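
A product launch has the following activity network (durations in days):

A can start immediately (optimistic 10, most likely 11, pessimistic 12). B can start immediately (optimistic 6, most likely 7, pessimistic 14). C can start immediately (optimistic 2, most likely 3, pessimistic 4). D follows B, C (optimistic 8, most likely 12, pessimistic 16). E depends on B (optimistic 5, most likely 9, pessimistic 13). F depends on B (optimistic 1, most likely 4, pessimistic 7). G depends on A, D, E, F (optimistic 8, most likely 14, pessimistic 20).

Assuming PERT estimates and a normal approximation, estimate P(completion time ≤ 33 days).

te_A = (10 + 4·11 + 12)/6 = 66/6 = 11; σ²_A = ((12−10)/6)² = 0.111
te_B = (6 + 4·7 + 14)/6 = 48/6 = 8; σ²_B = ((14−6)/6)² = 1.778
te_C = (2 + 4·3 + 4)/6 = 18/6 = 3; σ²_C = ((4−2)/6)² = 0.111
te_D = (8 + 4·12 + 16)/6 = 72/6 = 12; σ²_D = ((16−8)/6)² = 1.778
te_E = (5 + 4·9 + 13)/6 = 54/6 = 9; σ²_E = ((13−5)/6)² = 1.778
te_F = (1 + 4·4 + 7)/6 = 24/6 = 4; σ²_F = ((7−1)/6)² = 1.000
te_G = (8 + 4·14 + 20)/6 = 84/6 = 14; σ²_G = ((20−8)/6)² = 4.000

Forward pass:
ES_A = 0; EF_A = 11
ES_B = 0; EF_B = 8
ES_C = 0; EF_C = 3
ES_D = max(EF_B=8, EF_C=3) = 8; EF_D = 8+12 = 20
ES_E = 8; EF_E = 8+9 = 17
ES_F = 8; EF_F = 8+4 = 12
ES_G = max(EF_A=11, EF_D=20, EF_E=17, EF_F=12) = 20; EF_G = 20+14 = 34
Expected project duration μ = 34 days. Critical path: B → D → G.

Variance along critical path = 1.778 + 1.778 + 4.000 = 7.556; σ = √7.556 = 2.749 days.
Z = (33 − 34) / 2.749 = -0.364
P(T ≤ 33) = Φ(-0.364) ≈ 0.358

0.358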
◇ ◇ ◇ ◇ ◇ ◇ ◇
WHAT IS EXPECTED:
Repeat each of the entries above precisely as given.

SOLUTION FOR THIS EXERCISE:
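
A product launch has the following activity network (durations in days):

A can start immediately (optimistic 10, most likely 11, pessimistic 12). B can start immediately (optimistic 6, most likely 7, pessimistic 14). C can start immediately (optimistic 2, most likely 3, pessimistic 4). D follows B, C (optimistic 8, most likely 12, pessimistic 16). E depends on B (optimistic 5, most likely 9, pessimistic 13). F depends on B (optimistic 1, most likely 4, pessimistic 7). G depends on A, D, E, F (optimistic 8, most likely 14, pessimistic 20).

Assuming PERT estimates and a normal approximation, estimate P(completion time ≤ 33 days).

te_A = (10 + 4·11 + 12)/6 = 66/6 = 11; σ²_A = ((12−10)/6)² = 0.111
te_B = (6 + 4·7 + 14)/6 = 48/6 = 8; σ²_B = ((14−6)/6)² = 1.778
te_C = (2 + 4·3 + 4)/6 = 18/6 = 3; σ²_C = ((4−2)/6)² = 0.111
te_D = (8 + 4·12 + 16)/6 = 72/6 = 12; σ²_D = ((16−8)/6)² = 1.778
te_E = (5 + 4·9 + 13)/6 = 54/6 = 9; σ²_E = ((13−5)/6)² = 1.778
te_F = (1 + 4·4 + 7)/6 = 24/6 = 4; σ²_F = ((7−1)/6)² = 1.000
te_G = (8 + 4·14 + 20)/6 = 84/6 = 14; σ²_G = ((20−8)/6)² = 4.000

Forward pass:
ES_A = 0; EF_A = 11
ES_B = 0; EF_B = 8
ES_C = 0; EF_C = 3
ES_D = max(EF_B=8, EF_C=3) = 8; EF_D = 8+12 = 20
ES_E = 8; EF_E = 8+9 = 17
ES_F = 8; EF_F = 8+4 = 12
ES_G = max(EF_A=11, EF_D=20, EF_E=17, EF_F=12) = 20; EF_G = 20+14 = 34
Expected project duration μ = 34 days. Critical path: B → D → G.

Variance along critical path = 1.778 + 1.778 + 4.000 = 7.556; σ = √7.556 = 2.749 days.
Z = (33 − 34) / 2.749 = -0.364
P(T ≤ 33) = Φ(-0.364) ≈ 0.358

0.358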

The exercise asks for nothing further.